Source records
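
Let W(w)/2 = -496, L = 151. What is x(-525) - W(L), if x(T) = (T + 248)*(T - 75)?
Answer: 167192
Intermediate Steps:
x(T) = (-75 + T)*(248 + T) (x(T) = (248 + T)*(-75 + T) = (-75 + T)*(248 + T))
W(w) = -992 (W(w) = 2*(-496) = -992)
x(-525) - W(L) = (-18600 + (-525)**2 + 173*(-525)) - 1*(-992) = (-18600 + 275625 - 90825) + 992 = 166200 + 992 = 167192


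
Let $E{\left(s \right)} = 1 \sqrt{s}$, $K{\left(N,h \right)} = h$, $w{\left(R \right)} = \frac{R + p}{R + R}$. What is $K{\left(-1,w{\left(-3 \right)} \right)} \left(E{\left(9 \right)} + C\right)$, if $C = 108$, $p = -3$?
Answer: $111$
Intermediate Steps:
$w{\left(R \right)} = \frac{-3 + R}{2 R}$ ($w{\left(R \right)} = \frac{R - 3}{R + R} = \frac{-3 + R}{2 R}$)
$E{\left(s \right)} = \sqrt{s}$
$K{\left(-1,w{\left(-3 \right)} \right)} \left(E{\left(9 \right)} + C\right) = \frac{-3 - 3}{2 \left(-3\right)} \left(\sqrt{9} + 108\right) = \frac{1}{2} \left(- \frac{1}{3}\right) \left(-6\right) \left(3 + 108\right) = 1 \cdot 111 = 111$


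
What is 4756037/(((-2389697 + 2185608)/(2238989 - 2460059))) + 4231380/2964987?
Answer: 1039146298480056050/201707077281 ≈ 5.1518e+6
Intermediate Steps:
4756037/(((-2389697 + 2185608)/(2238989 - 2460059))) + 4231380/2964987 = 4756037/((-204089/(-221070))) + 4231380*(1/2964987) = 4756037/((-204089*(-1/221070))) + 1410460/988329 = 4756037/(204089/221070) + 1410460/988329 = 4756037*(221070/204089) + 1410460/988329 = 1051417099590/204089 + 1410460/988329 = 1039146298480056050/201707077281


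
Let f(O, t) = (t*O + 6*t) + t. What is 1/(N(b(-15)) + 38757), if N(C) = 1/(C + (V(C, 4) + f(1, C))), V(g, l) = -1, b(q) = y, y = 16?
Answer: 143/5542252 ≈ 2.5802e-5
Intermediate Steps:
b(q) = 16
f(O, t) = 7*t + O*t (f(O, t) = (O*t + 6*t) + t = (6*t + O*t) + t = 7*t + O*t)
N(C) = 1/(-1 + 9*C) (N(C) = 1/(C + (-1 + C*(7 + 1))) = 1/(C + (-1 + C*8)) = 1/(C + (-1 + 8*C)) = 1/(-1 + 9*C))
1/(N(b(-15)) + 38757) = 1/(1/(-1 + 9*16) + 38757) = 1/(1/(-1 + 144) + 38757) = 1/(1/143 + 38757) = 1/(5542252/143) = 143/5542252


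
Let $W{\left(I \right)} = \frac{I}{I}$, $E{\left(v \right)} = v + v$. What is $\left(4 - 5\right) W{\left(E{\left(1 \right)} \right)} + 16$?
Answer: $15$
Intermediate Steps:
$E{\left(v \right)} = 2 v$
$W{\left(I \right)} = 1$
$\left(4 - 5\right) W{\left(E{\left(1 \right)} \right)} + 16 = \left(4 - 5\right) 1 + 16 = \left(-1\right) 1 + 16 = -1 + 16 = 15$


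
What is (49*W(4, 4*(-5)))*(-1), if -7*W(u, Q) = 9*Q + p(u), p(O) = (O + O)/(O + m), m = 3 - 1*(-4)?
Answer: -13804/11 ≈ -1254.9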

• **Task prompt**: Repeat the records above in full, character for character.

• **Task response**:
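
Let W(w)/2 = -496, L = 151. What is x(-525) - W(L), if x(T) = (T + 248)*(T - 75)?
Answer: 167192
Intermediate Steps:
x(T) = (-75 + T)*(248 + T) (x(T) = (248 + T)*(-75 + T) = (-75 + T)*(248 + T))
W(w) = -992 (W(w) = 2*(-496) = -992)
x(-525) - W(L) = (-18600 + (-525)**2 + 173*(-525)) - 1*(-992) = (-18600 + 275625 - 90825) + 992 = 166200 + 992 = 167192


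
Let $E{\left(s \right)} = 1 \sqrt{s}$, $K{\left(N,h \right)} = h$, $w{\left(R \right)} = \frac{R + p}{R + R}$. What is $K{\left(-1,w{\left(-3 \right)} \right)} \left(E{\left(9 \right)} + C\right)$, if $C = 108$, $p = -3$?
Answer: $111$
Intermediate Steps:
$w{\left(R \right)} = \frac{-3 + R}{2 R}$ ($w{\left(R \right)} = \frac{R - 3}{R + R} = \frac{-3 + R}{2 R}$)
$E{\left(s \right)} = \sqrt{s}$
$K{\left(-1,w{\left(-3 \right)} \right)} \left(E{\left(9 \right)} + C\right) = \frac{-3 - 3}{2 \left(-3\right)} \left(\sqrt{9} + 108\right) = \frac{1}{2} \left(- \frac{1}{3}\right) \left(-6\right) \left(3 + 108\right) = 1 \cdot 111 = 111$


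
What is 4756037/(((-2389697 + 2185608)/(2238989 - 2460059))) + 4231380/2964987?
Answer: 1039146298480056050/201707077281 ≈ 5.1518e+6
Intermediate Steps:
4756037/(((-2389697 + 2185608)/(2238989 - 2460059))) + 4231380/2964987 = 4756037/((-204089/(-221070))) + 4231380*(1/2964987) = 4756037/((-204089*(-1/221070))) + 1410460/988329 = 4756037/(204089/221070) + 1410460/988329 = 4756037*(221070/204089) + 1410460/988329 = 1051417099590/204089 + 1410460/988329 = 1039146298480056050/201707077281


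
Let f(O, t) = (t*O + 6*t) + t. What is 1/(N(b(-15)) + 38757), if N(C) = 1/(C + (V(C, 4) + f(1, C))), V(g, l) = -1, b(q) = y, y = 16?
Answer: 143/5542252 ≈ 2.5802e-5
Intermediate Steps:
b(q) = 16
f(O, t) = 7*t + O*t (f(O, t) = (O*t + 6*t) + t = (6*t + O*t) + t = 7*t + O*t)
N(C) = 1/(-1 + 9*C) (N(C) = 1/(C + (-1 + C*(7 + 1))) = 1/(C + (-1 + C*8)) = 1/(C + (-1 + 8*C)) = 1/(-1 + 9*C))
1/(N(b(-15)) + 38757) = 1/(1/(-1 + 9*16) + 38757) = 1/(1/(-1 + 144) + 38757) = 1/(1/143 + 38757) = 1/(5542252/143) = 143/5542252


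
Let $W{\left(I \right)} = \frac{I}{I}$, $E{\left(v \right)} = v + v$. What is $\left(4 - 5\right) W{\left(E{\left(1 \right)} \right)} + 16$?
Answer: $15$
Intermediate Steps:
$E{\left(v \right)} = 2 v$
$W{\left(I \right)} = 1$
$\left(4 - 5\right) W{\left(E{\left(1 \right)} \right)} + 16 = \left(4 - 5\right) 1 + 16 = \left(-1\right) 1 + 16 = -1 + 16 = 15$


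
What is (49*W(4, 4*(-5)))*(-1), if -7*W(u, Q) = 9*Q + p(u), p(O) = (O + O)/(O + m), m = 3 - 1*(-4)?
Answer: -13804/11 ≈ -1254.9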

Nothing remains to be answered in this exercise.